WHAT YOU HAVE TO DO: Among the entries below, only the lines starting at the one with "In a cyclic stress-strain test, the loading curve area is 46.5" and ending at the one with "Using ts2_new = ts2", both included, are to be printed exactly.

SOURCE RECORDS:

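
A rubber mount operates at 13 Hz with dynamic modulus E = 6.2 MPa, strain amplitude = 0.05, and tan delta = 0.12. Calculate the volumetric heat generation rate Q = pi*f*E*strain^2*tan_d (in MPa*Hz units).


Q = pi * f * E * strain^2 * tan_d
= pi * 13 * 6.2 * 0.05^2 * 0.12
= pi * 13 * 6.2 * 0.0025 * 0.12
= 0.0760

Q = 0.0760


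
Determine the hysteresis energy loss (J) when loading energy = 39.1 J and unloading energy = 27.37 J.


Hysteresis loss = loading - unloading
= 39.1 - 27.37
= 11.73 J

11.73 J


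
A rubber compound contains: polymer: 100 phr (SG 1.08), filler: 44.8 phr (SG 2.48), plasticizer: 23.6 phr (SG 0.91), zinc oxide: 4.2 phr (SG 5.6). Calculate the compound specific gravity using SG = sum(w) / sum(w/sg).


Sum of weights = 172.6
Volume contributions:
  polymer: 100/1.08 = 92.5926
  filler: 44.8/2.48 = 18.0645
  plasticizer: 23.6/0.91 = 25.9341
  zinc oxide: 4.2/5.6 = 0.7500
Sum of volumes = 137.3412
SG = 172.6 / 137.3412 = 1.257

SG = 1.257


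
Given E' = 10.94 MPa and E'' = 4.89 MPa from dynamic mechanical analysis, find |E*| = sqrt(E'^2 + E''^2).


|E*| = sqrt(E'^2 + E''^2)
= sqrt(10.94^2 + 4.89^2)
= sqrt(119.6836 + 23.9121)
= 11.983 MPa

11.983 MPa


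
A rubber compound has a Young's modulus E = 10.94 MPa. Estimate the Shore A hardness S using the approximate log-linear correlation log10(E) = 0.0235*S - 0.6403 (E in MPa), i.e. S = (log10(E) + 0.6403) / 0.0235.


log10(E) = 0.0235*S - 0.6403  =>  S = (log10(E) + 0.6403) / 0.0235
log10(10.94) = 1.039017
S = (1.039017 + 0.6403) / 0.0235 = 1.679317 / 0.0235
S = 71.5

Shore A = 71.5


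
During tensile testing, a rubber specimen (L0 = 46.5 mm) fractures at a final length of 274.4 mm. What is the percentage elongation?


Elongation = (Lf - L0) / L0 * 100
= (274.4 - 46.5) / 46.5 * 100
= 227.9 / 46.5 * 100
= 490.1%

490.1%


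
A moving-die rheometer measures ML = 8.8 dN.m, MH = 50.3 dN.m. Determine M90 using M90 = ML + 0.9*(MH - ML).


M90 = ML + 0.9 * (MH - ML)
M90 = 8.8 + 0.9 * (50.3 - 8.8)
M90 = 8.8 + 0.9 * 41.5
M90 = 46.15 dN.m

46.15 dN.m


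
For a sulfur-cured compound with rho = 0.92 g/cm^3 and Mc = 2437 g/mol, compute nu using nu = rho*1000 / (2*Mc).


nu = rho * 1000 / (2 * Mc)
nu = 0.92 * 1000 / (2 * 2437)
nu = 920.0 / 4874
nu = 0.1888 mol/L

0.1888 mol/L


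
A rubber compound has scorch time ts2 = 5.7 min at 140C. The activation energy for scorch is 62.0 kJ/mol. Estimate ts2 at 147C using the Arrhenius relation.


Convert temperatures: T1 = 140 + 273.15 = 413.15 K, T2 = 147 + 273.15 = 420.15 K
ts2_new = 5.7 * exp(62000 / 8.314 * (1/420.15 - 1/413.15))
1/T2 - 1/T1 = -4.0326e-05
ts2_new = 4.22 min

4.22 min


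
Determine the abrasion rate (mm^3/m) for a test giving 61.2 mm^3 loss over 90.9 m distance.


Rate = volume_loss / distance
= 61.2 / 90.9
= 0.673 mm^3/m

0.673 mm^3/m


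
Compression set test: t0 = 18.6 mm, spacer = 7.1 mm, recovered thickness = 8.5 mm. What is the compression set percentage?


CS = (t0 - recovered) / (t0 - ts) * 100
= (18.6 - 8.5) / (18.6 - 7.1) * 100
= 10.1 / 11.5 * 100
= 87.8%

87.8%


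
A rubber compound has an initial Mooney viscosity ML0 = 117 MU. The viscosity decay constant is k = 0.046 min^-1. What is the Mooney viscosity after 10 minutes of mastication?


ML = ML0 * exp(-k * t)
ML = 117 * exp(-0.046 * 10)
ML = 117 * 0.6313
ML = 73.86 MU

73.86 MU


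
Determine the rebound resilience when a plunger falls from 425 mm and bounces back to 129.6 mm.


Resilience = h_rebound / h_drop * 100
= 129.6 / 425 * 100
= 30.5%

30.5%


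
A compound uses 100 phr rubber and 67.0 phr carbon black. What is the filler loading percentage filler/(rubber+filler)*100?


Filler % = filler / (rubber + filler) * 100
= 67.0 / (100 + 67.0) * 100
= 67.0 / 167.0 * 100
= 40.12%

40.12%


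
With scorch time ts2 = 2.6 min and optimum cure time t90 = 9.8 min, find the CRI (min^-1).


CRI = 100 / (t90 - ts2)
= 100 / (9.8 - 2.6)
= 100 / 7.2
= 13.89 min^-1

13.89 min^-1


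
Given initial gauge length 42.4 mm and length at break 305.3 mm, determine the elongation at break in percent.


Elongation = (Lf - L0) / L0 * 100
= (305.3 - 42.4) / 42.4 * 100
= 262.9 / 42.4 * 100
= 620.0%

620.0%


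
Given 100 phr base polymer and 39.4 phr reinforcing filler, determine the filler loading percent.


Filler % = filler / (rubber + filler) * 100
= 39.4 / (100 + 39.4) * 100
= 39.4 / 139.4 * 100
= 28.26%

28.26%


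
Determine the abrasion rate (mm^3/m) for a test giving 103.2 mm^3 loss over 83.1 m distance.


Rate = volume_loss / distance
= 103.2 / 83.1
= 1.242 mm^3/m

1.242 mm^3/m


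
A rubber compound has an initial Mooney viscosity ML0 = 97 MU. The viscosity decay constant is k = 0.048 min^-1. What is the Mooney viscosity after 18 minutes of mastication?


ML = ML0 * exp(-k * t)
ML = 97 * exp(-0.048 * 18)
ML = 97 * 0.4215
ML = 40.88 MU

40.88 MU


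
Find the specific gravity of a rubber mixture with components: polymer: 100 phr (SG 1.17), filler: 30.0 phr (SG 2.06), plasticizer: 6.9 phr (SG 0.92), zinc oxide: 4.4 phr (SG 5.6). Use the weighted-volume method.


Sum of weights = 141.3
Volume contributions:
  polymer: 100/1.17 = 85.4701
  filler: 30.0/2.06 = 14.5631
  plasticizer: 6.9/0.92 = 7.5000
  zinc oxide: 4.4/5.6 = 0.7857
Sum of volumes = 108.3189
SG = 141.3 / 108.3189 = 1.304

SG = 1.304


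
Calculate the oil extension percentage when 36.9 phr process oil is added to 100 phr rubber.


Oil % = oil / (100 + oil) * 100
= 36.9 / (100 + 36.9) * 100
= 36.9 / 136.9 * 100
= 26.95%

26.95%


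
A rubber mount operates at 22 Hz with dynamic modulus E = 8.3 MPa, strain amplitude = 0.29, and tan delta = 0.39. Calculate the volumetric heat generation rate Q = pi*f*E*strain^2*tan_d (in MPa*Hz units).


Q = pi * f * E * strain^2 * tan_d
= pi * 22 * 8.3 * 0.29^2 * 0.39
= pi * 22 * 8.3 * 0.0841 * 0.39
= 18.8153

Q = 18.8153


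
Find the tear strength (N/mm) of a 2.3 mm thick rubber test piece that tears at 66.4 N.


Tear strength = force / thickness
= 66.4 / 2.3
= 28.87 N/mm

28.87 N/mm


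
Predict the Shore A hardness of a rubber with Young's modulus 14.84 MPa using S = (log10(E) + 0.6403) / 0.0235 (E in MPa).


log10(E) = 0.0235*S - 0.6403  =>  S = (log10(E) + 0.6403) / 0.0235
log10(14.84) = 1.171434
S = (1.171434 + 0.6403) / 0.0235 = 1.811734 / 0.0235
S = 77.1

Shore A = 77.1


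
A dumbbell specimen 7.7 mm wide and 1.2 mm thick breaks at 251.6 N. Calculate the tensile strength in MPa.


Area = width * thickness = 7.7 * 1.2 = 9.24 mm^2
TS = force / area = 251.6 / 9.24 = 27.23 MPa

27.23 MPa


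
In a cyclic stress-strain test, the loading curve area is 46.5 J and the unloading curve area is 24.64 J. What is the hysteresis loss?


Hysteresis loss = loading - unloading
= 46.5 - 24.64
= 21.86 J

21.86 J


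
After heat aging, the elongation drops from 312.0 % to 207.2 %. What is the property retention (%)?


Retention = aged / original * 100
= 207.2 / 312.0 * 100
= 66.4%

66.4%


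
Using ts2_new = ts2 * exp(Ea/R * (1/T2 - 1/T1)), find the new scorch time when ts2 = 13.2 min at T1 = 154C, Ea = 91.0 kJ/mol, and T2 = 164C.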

--

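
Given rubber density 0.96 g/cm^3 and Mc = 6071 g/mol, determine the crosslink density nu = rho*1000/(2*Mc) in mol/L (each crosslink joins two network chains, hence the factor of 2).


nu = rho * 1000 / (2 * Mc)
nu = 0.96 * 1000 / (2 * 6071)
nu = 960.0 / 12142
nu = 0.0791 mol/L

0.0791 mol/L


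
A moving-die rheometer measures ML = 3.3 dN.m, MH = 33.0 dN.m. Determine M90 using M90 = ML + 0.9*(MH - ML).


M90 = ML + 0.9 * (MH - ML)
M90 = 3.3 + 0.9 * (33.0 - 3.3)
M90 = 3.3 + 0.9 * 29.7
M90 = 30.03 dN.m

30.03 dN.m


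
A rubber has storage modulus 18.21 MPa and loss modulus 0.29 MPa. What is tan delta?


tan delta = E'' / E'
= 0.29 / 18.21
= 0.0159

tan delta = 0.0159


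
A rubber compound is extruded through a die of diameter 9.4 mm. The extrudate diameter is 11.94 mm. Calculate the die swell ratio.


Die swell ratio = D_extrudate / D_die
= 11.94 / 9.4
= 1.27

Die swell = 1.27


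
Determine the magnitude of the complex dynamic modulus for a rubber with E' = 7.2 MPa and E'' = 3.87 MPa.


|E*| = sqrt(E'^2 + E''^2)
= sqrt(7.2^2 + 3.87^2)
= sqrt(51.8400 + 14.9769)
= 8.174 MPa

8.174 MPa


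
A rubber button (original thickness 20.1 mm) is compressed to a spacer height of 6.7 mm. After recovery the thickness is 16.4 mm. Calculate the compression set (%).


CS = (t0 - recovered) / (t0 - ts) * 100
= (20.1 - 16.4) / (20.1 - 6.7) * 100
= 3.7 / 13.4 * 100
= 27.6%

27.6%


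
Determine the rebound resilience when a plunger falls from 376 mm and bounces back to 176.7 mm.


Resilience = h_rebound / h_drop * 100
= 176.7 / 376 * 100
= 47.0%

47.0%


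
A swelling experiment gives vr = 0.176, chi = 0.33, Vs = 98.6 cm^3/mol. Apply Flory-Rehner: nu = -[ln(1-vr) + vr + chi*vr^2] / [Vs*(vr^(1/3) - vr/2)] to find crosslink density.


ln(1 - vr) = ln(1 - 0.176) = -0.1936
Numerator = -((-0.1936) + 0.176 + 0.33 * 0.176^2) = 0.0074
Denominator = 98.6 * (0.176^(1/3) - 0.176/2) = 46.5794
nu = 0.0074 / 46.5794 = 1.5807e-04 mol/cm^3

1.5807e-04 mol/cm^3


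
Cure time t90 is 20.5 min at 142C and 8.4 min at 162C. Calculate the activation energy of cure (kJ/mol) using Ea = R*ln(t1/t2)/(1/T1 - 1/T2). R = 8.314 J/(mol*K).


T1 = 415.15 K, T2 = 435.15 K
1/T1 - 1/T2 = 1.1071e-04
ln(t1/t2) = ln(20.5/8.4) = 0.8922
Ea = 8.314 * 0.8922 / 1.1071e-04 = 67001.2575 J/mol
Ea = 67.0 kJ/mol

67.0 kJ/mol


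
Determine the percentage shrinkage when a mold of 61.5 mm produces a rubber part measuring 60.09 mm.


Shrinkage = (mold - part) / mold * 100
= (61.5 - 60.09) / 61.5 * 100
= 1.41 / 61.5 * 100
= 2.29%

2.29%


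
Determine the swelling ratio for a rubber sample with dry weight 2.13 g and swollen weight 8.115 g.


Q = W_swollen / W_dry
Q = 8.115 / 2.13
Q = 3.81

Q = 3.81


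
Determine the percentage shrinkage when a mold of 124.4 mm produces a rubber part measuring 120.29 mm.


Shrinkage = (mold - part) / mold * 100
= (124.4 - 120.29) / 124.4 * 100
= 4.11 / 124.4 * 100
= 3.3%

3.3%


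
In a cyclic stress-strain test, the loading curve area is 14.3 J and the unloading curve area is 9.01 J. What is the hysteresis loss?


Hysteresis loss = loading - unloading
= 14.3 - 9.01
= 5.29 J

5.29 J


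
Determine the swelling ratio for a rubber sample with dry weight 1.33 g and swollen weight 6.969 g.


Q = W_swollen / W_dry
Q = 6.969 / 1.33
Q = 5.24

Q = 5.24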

RESPONSE BELOW:
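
In a cyclic stress-strain test, the loading curve area is 46.5 J and the unloading curve area is 24.64 J. What is the hysteresis loss?


Hysteresis loss = loading - unloading
= 46.5 - 24.64
= 21.86 J

21.86 J


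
After heat aging, the elongation drops from 312.0 % to 207.2 %. What is the property retention (%)?


Retention = aged / original * 100
= 207.2 / 312.0 * 100
= 66.4%

66.4%


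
Using ts2_new = ts2 * exp(Ea/R * (1/T2 - 1/T1)), find the new scorch time when ts2 = 13.2 min at T1 = 154C, Ea = 91.0 kJ/mol, and T2 = 164C.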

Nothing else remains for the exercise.